• SUPPLIED RECORDS:

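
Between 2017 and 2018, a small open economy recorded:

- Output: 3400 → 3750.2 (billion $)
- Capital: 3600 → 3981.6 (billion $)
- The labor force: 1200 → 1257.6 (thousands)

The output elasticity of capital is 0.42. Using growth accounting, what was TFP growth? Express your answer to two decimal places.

Output growth = (3750.2 − 3400) / 3400 = 10.3%.
Capital growth = (3981.6 − 3600) / 3600 = 10.6%.
The labor force growth = (1257.6 − 1200) / 1200 = 4.8%.
Labor's share = 1 − 0.42 = 0.58.
Capital: 0.42 × 10.6 = 4.452 pp.
The labor force: 0.58 × 4.8 = 2.784 pp.
TFP growth = 10.3 − 7.236 = 3.064%.

3.06%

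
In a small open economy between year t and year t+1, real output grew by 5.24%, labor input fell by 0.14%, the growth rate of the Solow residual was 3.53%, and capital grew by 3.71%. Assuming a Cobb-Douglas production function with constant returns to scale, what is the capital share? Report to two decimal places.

0.48

gY = gA + α·gK + (1−α)·gL, so gY − gA − gL = α(gK − gL).
5.24 − 3.53 + 0.14 = α × (3.71 − (-0.14)).
1.85 = 3.85 α, so α = 0.4805.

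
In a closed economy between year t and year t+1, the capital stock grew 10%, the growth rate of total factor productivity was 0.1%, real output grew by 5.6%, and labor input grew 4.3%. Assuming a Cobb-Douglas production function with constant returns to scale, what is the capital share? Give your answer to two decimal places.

α = 0.21

gY = gA + α·gK + (1−α)·gL, so gY − gA − gL = α(gK − gL).
5.6 − 0.1 − 4.3 = α × (10 − 4.3).
1.2 = 5.7 α, so α = 0.2105.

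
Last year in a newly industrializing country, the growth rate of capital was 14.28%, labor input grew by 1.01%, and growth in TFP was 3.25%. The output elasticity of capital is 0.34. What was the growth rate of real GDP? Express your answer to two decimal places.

Labor's share = 1 − 0.34 = 0.66.
Capital: 0.34 × 14.28 = 4.8552 pp.
Labor input: 0.66 × 1.01 = 0.6666 pp.
Output growth = 3.25 + 5.5218 = 8.7718%.

Real GDP grew 8.77%.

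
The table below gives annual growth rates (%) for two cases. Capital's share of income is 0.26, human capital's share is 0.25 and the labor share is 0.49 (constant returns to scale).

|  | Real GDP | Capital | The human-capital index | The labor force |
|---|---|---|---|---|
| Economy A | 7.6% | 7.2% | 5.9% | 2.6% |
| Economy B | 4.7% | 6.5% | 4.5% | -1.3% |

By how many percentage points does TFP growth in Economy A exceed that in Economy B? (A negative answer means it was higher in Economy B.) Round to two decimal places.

0.46 percentage points

Labor's share = 1 − 0.26 − 0.25 = 0.49.
Economy A: TFP = 7.6 − 1.872 − 1.475 − 1.274 = 2.979%.
Economy B: TFP = 4.7 − 1.69 − 1.125 + 0.637 = 2.522%.
Difference = 2.979 − (2.522) = 0.457 pp.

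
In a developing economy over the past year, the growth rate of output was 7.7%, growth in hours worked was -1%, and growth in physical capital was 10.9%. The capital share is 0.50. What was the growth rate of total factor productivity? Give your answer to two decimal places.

Labor's share = 1 − 0.5 = 0.5.
Physical capital: 0.5 × 10.9 = 5.45 pp.
Hours worked: 0.5 × (-1) = -0.5 pp.
TFP growth = 7.7 − 4.95 = 2.75%.

Total factor productivity growth was 2.75%.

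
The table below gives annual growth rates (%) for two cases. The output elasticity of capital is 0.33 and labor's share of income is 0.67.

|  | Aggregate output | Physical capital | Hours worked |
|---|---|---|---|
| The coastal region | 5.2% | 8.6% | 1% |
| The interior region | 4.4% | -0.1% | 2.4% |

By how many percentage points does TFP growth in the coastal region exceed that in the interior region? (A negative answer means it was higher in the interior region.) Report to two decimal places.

Labor's share = 1 − 0.33 = 0.67.
The coastal region: TFP = 5.2 − 2.838 − 0.67 = 1.692%.
The interior region: TFP = 4.4 + 0.033 − 1.608 = 2.825%.
Difference = 1.692 − (2.825) = -1.133 pp.

-1.13 percentage points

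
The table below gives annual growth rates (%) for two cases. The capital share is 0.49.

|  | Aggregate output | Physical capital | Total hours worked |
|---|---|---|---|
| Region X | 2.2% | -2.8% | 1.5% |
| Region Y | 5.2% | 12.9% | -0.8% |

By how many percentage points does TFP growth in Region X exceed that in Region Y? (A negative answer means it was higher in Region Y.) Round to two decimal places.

3.52 percentage points

Labor's share = 1 − 0.49 = 0.51.
Region X: TFP = 2.2 + 1.372 − 0.765 = 2.807%.
Region Y: TFP = 5.2 − 6.321 + 0.408 = -0.713%.
Difference = 2.807 − (-0.713) = 3.52 pp.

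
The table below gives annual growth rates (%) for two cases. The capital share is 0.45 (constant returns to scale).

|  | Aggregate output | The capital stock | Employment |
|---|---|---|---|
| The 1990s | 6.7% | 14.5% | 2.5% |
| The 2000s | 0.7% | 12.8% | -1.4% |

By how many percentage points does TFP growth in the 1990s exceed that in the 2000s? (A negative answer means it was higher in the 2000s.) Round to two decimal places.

3.09 percentage points

Labor's share = 1 − 0.45 = 0.55.
The 1990s: TFP = 6.7 − 6.525 − 1.375 = -1.2%.
The 2000s: TFP = 0.7 − 5.76 + 0.77 = -4.29%.
Difference = -1.2 − (-4.29) = 3.09 pp.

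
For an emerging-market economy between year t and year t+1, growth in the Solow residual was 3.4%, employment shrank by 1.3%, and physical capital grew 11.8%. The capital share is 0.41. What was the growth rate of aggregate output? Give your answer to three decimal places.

Aggregate output grew 7.471%.

Labor's share = 1 − 0.41 = 0.59.
Physical capital: 0.41 × 11.8 = 4.838 pp.
Employment: 0.59 × (-1.3) = -0.767 pp.
Output growth = 3.4 + 4.071 = 7.471%.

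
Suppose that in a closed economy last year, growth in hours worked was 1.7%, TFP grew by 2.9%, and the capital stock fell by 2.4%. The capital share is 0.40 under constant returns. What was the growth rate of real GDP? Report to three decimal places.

Labor's share = 1 − 0.4 = 0.6.
The capital stock: 0.4 × (-2.4) = -0.96 pp.
Hours worked: 0.6 × 1.7 = 1.02 pp.
Output growth = 2.9 + 0.06 = 2.96%.

2.960%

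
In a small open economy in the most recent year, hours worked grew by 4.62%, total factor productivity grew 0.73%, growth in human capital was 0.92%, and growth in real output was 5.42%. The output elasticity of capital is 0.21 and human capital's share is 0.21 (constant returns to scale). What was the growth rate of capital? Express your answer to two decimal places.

Labor's share = 1 − 0.21 − 0.21 = 0.58.
gY = gA + 0.21×0.92 + 0.58×4.62 + 0.21×g.
0.21×g = 5.42 − 0.73 − 2.8728 = 1.8172.
g = 1.8172 / 0.21 = 8.6533%.

Capital growth was 8.65%.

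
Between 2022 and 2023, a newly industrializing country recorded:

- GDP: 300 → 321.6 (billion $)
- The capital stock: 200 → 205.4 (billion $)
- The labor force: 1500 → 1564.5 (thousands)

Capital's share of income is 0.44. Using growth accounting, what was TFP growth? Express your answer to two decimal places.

GDP growth = (321.6 − 300) / 300 = 7.2%.
The capital stock growth = (205.4 − 200) / 200 = 2.7%.
The labor force growth = (1564.5 − 1500) / 1500 = 4.3%.
Labor's share = 1 − 0.44 = 0.56.
The capital stock: 0.44 × 2.7 = 1.188 pp.
The labor force: 0.56 × 4.3 = 2.408 pp.
TFP growth = 7.2 − 3.596 = 3.604%.

3.60%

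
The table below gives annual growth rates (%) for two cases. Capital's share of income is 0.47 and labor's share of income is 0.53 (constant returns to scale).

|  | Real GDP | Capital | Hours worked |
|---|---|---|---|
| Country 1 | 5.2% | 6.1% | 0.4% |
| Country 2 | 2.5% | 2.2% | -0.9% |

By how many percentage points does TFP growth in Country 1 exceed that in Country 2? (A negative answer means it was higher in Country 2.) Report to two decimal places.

Labor's share = 1 − 0.47 = 0.53.
Country 1: TFP = 5.2 − 2.867 − 0.212 = 2.121%.
Country 2: TFP = 2.5 − 1.034 + 0.477 = 1.943%.
Difference = 2.121 − (1.943) = 0.178 pp.

0.18 percentage points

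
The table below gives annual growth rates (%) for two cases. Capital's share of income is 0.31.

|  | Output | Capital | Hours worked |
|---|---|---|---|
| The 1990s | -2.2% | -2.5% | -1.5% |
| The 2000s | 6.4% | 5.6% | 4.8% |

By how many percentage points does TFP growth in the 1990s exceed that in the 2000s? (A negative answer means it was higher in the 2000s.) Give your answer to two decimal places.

-1.74 percentage points

Labor's share = 1 − 0.31 = 0.69.
The 1990s: TFP = -2.2 + 0.775 + 1.035 = -0.39%.
The 2000s: TFP = 6.4 − 1.736 − 3.312 = 1.352%.
Difference = -0.39 − (1.352) = -1.742 pp.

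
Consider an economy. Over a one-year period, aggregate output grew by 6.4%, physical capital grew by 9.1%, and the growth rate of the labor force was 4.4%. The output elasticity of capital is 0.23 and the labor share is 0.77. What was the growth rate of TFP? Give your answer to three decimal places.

0.919%

Labor's share = 1 − 0.23 = 0.77.
Physical capital: 0.23 × 9.1 = 2.093 pp.
The labor force: 0.77 × 4.4 = 3.388 pp.
TFP growth = 6.4 − 5.481 = 0.919%.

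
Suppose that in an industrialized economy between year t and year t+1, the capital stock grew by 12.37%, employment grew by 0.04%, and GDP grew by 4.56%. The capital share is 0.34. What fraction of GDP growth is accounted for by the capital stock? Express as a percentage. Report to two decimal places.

The capital stock accounted for 92.23% of growth.

The capital stock contributed 0.34 × 12.37 = 4.2058 pp.
Share of growth = 4.2058 / 4.56 × 100 = 92.2325%.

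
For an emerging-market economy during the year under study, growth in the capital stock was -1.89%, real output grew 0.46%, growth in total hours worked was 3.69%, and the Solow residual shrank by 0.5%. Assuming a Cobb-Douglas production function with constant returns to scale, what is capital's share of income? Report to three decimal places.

gY = gA + α·gK + (1−α)·gL, so gY − gA − gL = α(gK − gL).
0.46 + 0.5 − 3.69 = α × (-1.89 − 3.69).
-2.73 = -5.58 α, so α = 0.48925.

α = 0.489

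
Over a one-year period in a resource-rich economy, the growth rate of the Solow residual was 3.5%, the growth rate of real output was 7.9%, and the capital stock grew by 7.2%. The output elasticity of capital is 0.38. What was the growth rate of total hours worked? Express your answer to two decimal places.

2.68%

Labor's share = 1 − 0.38 = 0.62.
gY = gA + 0.38×7.2 + 0.62×g.
0.62×g = 7.9 − 3.5 − 2.736 = 1.664.
g = 1.664 / 0.62 = 2.6839%.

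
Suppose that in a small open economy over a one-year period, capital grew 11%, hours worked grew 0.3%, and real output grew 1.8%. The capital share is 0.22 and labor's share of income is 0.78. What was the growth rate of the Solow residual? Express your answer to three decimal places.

-0.854%

Labor's share = 1 − 0.22 = 0.78.
Capital: 0.22 × 11 = 2.42 pp.
Hours worked: 0.78 × 0.3 = 0.234 pp.
TFP growth = 1.8 − 2.654 = -0.854%.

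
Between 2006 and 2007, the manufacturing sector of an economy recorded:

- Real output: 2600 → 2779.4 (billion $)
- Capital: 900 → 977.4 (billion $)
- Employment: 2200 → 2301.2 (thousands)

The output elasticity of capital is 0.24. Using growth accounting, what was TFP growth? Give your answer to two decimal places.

Real output growth = (2779.4 − 2600) / 2600 = 6.9%.
Capital growth = (977.4 − 900) / 900 = 8.6%.
Employment growth = (2301.2 − 2200) / 2200 = 4.6%.
Labor's share = 1 − 0.24 = 0.76.
Capital: 0.24 × 8.6 = 2.064 pp.
Employment: 0.76 × 4.6 = 3.496 pp.
TFP growth = 6.9 − 5.56 = 1.34%.

TFP growth was 1.34%.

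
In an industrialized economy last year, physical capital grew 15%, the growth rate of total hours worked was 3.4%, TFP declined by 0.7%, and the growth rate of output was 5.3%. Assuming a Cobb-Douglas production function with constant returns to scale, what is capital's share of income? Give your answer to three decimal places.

Capital's share of income is 0.224.

gY = gA + α·gK + (1−α)·gL, so gY − gA − gL = α(gK − gL).
5.3 + 0.7 − 3.4 = α × (15 − 3.4).
2.6 = 11.6 α, so α = 0.22414.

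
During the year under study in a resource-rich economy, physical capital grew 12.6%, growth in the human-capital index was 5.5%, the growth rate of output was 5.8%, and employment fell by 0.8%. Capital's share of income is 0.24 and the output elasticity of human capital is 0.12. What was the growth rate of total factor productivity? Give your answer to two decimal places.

2.63%

Labor's share = 1 − 0.24 − 0.12 = 0.64.
Physical capital: 0.24 × 12.6 = 3.024 pp.
The human-capital index: 0.12 × 5.5 = 0.66 pp.
Employment: 0.64 × (-0.8) = -0.512 pp.
TFP growth = 5.8 − 3.172 = 2.628%.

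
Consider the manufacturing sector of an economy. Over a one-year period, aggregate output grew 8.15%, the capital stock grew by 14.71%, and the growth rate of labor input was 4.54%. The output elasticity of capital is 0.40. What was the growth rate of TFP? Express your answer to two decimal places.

Labor's share = 1 − 0.4 = 0.6.
The capital stock: 0.4 × 14.71 = 5.884 pp.
Labor input: 0.6 × 4.54 = 2.724 pp.
TFP growth = 8.15 − 8.608 = -0.458%.

-0.46%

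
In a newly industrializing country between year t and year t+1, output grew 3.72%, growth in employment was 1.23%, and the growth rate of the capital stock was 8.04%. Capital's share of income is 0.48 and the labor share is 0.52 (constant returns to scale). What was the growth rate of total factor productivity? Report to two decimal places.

-0.78%

Labor's share = 1 − 0.48 = 0.52.
The capital stock: 0.48 × 8.04 = 3.8592 pp.
Employment: 0.52 × 1.23 = 0.6396 pp.
TFP growth = 3.72 − 4.4988 = -0.7788%.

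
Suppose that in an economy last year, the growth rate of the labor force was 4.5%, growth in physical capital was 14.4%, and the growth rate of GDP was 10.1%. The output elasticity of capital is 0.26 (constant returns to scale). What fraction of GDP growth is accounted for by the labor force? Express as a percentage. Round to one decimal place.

33.0%

Labor's share = 1 − 0.26 = 0.74.
The labor force contributed 0.74 × 4.5 = 3.33 pp.
Share of growth = 3.33 / 10.1 × 100 = 32.97%.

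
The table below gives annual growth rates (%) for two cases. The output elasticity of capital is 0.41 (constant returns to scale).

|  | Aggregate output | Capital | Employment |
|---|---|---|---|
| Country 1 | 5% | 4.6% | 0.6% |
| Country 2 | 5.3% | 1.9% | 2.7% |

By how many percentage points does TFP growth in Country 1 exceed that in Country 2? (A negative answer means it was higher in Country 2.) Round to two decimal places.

Labor's share = 1 − 0.41 = 0.59.
Country 1: TFP = 5 − 1.886 − 0.354 = 2.76%.
Country 2: TFP = 5.3 − 0.779 − 1.593 = 2.928%.
Difference = 2.76 − (2.928) = -0.168 pp.

-0.17 percentage points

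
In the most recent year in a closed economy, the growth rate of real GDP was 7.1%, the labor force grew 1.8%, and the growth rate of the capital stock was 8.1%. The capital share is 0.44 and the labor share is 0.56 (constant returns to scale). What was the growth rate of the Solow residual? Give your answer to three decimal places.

2.528%

Labor's share = 1 − 0.44 = 0.56.
The capital stock: 0.44 × 8.1 = 3.564 pp.
The labor force: 0.56 × 1.8 = 1.008 pp.
TFP growth = 7.1 − 4.572 = 2.528%.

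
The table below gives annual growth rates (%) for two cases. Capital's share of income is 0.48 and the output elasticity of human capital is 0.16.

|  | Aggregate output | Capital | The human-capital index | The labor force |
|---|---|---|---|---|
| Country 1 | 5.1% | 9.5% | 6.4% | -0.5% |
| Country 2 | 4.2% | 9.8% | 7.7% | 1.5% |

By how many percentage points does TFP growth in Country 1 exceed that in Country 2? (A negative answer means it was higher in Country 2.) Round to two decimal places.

Labor's share = 1 − 0.48 − 0.16 = 0.36.
Country 1: TFP = 5.1 − 4.56 − 1.024 + 0.18 = -0.304%.
Country 2: TFP = 4.2 − 4.704 − 1.232 − 0.54 = -2.276%.
Difference = -0.304 − (-2.276) = 1.972 pp.

1.97 percentage points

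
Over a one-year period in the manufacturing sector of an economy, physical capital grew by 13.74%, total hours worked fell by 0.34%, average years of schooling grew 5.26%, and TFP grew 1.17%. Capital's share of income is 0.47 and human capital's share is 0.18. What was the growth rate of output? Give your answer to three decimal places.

Labor's share = 1 − 0.47 − 0.18 = 0.35.
Physical capital: 0.47 × 13.74 = 6.4578 pp.
Average years of schooling: 0.18 × 5.26 = 0.9468 pp.
Total hours worked: 0.35 × (-0.34) = -0.119 pp.
Output growth = 1.17 + 7.2856 = 8.4556%.

Output grew 8.456%.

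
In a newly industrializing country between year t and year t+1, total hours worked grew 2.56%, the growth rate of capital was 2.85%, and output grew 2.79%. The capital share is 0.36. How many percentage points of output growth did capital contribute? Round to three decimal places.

1.026 percentage points

Contribution = share × growth = 0.36 × 2.85 = 1.026 pp.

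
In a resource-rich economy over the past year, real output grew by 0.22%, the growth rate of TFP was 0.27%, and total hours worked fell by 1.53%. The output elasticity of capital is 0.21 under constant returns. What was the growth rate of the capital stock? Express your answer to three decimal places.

Labor's share = 1 − 0.21 = 0.79.
gY = gA + 0.79×(-1.53) + 0.21×g.
0.21×g = 0.22 − 0.27 + 1.2087 = 1.1587.
g = 1.1587 / 0.21 = 5.51762%.

5.518%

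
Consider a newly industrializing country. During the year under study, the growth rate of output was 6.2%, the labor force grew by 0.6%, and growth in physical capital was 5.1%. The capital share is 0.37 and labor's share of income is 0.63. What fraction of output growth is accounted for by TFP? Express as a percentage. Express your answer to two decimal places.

Labor's share = 1 − 0.37 = 0.63.
Physical capital: 0.37 × 5.1 = 1.887 pp.
The labor force: 0.63 × 0.6 = 0.378 pp.
TFP growth = 6.2 − 2.265 = 3.935%.
TFP share of growth = 3.935 / 6.2 × 100 = 63.4677%.

TFP accounted for 63.47% of growth.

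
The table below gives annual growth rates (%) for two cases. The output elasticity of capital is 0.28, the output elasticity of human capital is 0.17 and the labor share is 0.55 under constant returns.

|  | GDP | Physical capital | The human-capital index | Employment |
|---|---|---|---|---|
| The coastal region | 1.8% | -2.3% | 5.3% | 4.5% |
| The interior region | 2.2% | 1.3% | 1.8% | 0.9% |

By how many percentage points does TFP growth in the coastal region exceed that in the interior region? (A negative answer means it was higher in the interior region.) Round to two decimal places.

Labor's share = 1 − 0.28 − 0.17 = 0.55.
The coastal region: TFP = 1.8 + 0.644 − 0.901 − 2.475 = -0.932%.
The interior region: TFP = 2.2 − 0.364 − 0.306 − 0.495 = 1.035%.
Difference = -0.932 − (1.035) = -1.967 pp.

-1.97 percentage points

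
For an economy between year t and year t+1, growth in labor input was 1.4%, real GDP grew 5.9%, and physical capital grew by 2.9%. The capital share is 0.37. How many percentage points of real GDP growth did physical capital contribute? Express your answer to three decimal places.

1.073 pp

Contribution = share × growth = 0.37 × 2.9 = 1.073 pp.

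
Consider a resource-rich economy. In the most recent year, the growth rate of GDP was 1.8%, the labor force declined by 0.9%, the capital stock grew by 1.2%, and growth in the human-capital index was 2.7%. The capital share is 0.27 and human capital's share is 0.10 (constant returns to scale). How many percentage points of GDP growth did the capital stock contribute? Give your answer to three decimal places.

Contribution = share × growth = 0.27 × 1.2 = 0.324 pp.

0.324 percentage points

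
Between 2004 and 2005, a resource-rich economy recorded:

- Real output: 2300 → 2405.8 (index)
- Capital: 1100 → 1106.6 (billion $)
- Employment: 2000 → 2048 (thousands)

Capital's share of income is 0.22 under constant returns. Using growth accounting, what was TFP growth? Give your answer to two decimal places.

TFP grew 2.60%.

Real output growth = (2405.8 − 2300) / 2300 = 4.6%.
Capital growth = (1106.6 − 1100) / 1100 = 0.6%.
Employment growth = (2048 − 2000) / 2000 = 2.4%.
Labor's share = 1 − 0.22 = 0.78.
Capital: 0.22 × 0.6 = 0.132 pp.
Employment: 0.78 × 2.4 = 1.872 pp.
TFP growth = 4.6 − 2.004 = 2.596%.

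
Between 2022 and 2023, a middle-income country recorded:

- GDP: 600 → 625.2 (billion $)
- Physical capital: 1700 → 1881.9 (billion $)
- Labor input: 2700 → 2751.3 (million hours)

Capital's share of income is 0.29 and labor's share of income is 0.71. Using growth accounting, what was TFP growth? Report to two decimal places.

GDP growth = (625.2 − 600) / 600 = 4.2%.
Physical capital growth = (1881.9 − 1700) / 1700 = 10.7%.
Labor input growth = (2751.3 − 2700) / 2700 = 1.9%.
Labor's share = 1 − 0.29 = 0.71.
Physical capital: 0.29 × 10.7 = 3.103 pp.
Labor input: 0.71 × 1.9 = 1.349 pp.
TFP growth = 4.2 − 4.452 = -0.252%.

-0.25%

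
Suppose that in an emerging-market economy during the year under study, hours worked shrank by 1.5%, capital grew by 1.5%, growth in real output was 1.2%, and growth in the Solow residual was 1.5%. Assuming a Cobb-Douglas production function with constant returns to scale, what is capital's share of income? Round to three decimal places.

gY = gA + α·gK + (1−α)·gL, so gY − gA − gL = α(gK − gL).
1.2 − 1.5 + 1.5 = α × (1.5 − (-1.5)).
1.2 = 3 α, so α = 0.4.

0.400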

• INSTRUCTIONS FOR THE TASK: Please retype the top of the data exactly, down to and including the line that holds "- The labor force: 1200 → 1257.6 (thousands)", and nothing further.

• PROBLEM SOLUTION:
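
Between 2017 and 2018, a small open economy recorded:

- Output: 3400 → 3750.2 (billion $)
- Capital: 3600 → 3981.6 (billion $)
- The labor force: 1200 → 1257.6 (thousands)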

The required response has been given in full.